**WHAT YOU HAVE TO DO:**
Beginning with the line where "You want to accumulate $20,000 in 16" appears, retype every remaining line of the data below, both the first and last included.

[Stored data]
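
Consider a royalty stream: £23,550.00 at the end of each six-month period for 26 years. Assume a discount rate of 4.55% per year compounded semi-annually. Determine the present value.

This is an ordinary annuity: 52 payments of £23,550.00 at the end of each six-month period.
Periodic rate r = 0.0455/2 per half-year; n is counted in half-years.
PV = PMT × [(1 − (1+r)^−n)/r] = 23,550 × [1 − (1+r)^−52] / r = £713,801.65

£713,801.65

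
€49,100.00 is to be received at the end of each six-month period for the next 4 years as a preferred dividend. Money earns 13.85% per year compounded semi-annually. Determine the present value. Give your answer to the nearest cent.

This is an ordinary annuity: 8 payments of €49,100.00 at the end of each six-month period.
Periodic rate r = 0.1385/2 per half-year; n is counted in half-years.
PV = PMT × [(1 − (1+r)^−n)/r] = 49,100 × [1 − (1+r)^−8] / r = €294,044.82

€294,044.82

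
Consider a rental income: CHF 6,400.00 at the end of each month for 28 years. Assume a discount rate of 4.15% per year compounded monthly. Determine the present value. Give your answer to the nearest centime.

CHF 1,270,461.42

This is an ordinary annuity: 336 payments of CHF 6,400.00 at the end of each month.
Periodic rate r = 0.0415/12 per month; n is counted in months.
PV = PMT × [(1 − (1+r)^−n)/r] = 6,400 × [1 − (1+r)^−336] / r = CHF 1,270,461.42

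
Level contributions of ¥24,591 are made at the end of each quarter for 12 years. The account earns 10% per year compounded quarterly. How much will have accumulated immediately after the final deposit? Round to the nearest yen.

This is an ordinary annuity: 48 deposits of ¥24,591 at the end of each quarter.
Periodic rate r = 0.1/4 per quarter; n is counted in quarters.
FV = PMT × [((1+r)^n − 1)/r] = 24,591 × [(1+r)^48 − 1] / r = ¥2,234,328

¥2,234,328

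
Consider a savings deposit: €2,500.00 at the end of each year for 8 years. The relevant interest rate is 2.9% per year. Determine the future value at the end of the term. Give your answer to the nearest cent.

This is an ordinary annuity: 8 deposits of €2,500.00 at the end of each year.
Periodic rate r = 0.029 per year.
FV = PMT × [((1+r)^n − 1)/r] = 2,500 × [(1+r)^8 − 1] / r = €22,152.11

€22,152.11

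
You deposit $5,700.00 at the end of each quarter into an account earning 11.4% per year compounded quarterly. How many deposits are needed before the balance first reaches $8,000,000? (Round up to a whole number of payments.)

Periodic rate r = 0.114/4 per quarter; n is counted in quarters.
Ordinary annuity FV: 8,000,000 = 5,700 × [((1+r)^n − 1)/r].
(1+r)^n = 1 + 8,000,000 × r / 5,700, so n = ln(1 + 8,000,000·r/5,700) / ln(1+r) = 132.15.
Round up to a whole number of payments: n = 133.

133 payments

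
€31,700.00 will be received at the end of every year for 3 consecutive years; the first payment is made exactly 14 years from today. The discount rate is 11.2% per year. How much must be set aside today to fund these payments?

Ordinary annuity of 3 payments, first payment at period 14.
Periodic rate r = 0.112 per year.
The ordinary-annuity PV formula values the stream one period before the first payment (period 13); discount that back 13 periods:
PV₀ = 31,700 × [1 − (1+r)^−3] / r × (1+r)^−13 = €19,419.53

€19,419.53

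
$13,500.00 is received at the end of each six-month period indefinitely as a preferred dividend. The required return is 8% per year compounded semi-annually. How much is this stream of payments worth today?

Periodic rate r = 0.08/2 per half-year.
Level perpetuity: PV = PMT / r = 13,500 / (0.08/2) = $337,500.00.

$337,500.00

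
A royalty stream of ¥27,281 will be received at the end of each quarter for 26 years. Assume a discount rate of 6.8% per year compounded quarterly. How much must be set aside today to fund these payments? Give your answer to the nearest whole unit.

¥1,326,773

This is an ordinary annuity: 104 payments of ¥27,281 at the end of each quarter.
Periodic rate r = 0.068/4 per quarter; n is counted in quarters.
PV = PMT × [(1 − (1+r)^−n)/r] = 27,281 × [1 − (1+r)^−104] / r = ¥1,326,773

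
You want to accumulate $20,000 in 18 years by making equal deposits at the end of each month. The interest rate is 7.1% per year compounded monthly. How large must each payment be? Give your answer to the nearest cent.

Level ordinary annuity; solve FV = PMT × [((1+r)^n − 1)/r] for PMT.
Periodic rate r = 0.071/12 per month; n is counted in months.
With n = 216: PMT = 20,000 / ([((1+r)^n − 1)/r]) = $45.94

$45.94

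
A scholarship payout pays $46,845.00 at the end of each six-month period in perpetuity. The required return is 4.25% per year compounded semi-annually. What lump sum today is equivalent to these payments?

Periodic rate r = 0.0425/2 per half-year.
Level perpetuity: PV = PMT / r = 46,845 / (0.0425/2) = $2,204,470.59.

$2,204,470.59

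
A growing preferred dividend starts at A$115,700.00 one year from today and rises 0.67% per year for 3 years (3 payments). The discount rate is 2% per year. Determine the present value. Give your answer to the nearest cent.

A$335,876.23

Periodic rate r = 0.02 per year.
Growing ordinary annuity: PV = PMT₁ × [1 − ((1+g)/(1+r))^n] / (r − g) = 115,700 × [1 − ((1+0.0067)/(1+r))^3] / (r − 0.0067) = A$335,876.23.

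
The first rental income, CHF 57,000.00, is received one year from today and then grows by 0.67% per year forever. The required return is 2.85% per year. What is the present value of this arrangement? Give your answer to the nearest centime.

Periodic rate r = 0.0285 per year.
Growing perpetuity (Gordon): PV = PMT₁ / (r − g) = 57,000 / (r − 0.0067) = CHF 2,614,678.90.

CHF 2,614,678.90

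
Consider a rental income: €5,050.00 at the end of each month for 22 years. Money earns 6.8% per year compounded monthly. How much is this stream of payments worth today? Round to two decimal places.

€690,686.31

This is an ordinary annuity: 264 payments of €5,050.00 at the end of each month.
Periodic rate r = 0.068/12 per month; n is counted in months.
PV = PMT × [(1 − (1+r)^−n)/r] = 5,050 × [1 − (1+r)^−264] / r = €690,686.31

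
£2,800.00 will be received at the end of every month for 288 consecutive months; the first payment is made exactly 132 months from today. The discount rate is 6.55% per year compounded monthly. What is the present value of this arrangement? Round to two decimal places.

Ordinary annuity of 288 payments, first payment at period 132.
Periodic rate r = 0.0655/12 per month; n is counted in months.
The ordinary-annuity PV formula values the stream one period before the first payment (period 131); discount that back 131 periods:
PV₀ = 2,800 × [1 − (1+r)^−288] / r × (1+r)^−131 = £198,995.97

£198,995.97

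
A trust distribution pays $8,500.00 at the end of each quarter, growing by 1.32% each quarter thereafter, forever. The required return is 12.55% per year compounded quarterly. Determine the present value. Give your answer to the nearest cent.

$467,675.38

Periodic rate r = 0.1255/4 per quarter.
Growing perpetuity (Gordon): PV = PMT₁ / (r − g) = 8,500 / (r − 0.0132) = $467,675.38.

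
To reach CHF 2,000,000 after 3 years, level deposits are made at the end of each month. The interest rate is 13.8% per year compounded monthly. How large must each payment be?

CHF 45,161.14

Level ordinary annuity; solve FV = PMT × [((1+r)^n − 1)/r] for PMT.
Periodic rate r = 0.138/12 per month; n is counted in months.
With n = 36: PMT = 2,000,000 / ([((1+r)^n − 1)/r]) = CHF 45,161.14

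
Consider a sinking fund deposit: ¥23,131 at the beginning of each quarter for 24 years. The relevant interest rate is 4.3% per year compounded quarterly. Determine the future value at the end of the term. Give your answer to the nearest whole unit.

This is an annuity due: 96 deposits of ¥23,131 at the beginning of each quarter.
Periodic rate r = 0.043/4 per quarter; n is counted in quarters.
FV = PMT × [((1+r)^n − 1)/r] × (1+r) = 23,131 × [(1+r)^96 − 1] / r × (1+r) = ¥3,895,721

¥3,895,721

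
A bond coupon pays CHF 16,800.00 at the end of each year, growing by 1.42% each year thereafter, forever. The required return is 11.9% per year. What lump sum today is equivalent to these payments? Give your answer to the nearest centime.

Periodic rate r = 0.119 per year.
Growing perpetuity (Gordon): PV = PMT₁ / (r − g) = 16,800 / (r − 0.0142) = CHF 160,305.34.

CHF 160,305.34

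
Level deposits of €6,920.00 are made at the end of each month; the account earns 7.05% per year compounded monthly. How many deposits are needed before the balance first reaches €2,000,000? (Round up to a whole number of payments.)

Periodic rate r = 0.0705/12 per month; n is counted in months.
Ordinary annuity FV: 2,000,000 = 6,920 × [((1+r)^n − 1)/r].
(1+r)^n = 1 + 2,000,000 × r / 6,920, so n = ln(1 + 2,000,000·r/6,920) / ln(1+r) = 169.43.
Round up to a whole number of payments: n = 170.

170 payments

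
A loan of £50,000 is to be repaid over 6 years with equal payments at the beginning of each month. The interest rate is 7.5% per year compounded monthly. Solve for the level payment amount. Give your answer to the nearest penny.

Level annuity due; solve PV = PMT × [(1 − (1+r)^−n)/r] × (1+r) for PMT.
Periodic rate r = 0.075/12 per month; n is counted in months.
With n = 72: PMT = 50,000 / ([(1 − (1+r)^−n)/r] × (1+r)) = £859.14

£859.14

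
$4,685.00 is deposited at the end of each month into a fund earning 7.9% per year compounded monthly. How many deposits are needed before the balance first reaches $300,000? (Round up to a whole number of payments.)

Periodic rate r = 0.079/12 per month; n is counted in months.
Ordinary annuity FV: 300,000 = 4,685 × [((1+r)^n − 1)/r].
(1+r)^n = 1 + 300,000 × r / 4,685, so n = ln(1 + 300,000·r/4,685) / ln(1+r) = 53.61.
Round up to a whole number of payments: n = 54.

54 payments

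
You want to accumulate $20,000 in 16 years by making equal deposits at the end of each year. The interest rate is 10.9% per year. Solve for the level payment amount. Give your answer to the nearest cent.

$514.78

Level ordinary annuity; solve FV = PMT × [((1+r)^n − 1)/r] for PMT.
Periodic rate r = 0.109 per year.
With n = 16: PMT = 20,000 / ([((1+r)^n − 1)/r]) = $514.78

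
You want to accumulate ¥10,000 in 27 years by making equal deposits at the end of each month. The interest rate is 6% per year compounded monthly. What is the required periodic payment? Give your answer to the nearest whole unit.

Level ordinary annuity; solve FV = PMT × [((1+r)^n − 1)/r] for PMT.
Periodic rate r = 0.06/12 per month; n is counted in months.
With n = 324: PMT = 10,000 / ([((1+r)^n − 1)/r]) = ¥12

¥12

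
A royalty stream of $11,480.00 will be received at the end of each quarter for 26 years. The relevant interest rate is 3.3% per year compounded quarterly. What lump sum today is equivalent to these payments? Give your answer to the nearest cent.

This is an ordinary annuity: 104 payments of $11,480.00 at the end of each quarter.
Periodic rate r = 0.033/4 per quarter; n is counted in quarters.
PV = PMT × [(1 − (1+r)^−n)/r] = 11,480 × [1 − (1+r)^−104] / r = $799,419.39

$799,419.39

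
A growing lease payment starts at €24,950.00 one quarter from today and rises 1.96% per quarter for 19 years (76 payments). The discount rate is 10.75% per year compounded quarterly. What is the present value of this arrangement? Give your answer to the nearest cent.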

**COMPLETED TASK:**
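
You want to accumulate $20,000 in 16 years by making equal deposits at the end of each year. The interest rate is 10.9% per year. Solve for the level payment amount. Give your answer to the nearest cent.

$514.78

Level ordinary annuity; solve FV = PMT × [((1+r)^n − 1)/r] for PMT.
Periodic rate r = 0.109 per year.
With n = 16: PMT = 20,000 / ([((1+r)^n − 1)/r]) = $514.78

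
You want to accumulate ¥10,000 in 27 years by making equal deposits at the end of each month. The interest rate is 6% per year compounded monthly. What is the required periodic payment? Give your answer to the nearest whole unit.

Level ordinary annuity; solve FV = PMT × [((1+r)^n − 1)/r] for PMT.
Periodic rate r = 0.06/12 per month; n is counted in months.
With n = 324: PMT = 10,000 / ([((1+r)^n − 1)/r]) = ¥12

¥12

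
A royalty stream of $11,480.00 will be received at the end of each quarter for 26 years. The relevant interest rate is 3.3% per year compounded quarterly. What lump sum today is equivalent to these payments? Give your answer to the nearest cent.

This is an ordinary annuity: 104 payments of $11,480.00 at the end of each quarter.
Periodic rate r = 0.033/4 per quarter; n is counted in quarters.
PV = PMT × [(1 − (1+r)^−n)/r] = 11,480 × [1 − (1+r)^−104] / r = $799,419.39

$799,419.39

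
A growing lease payment starts at €24,950.00 one quarter from today and rises 1.96% per quarter for 19 years (76 payments). The discount rate is 10.75% per year compounded quarterly. What is the present value of this arrangement? Give your answer to the nearest cent.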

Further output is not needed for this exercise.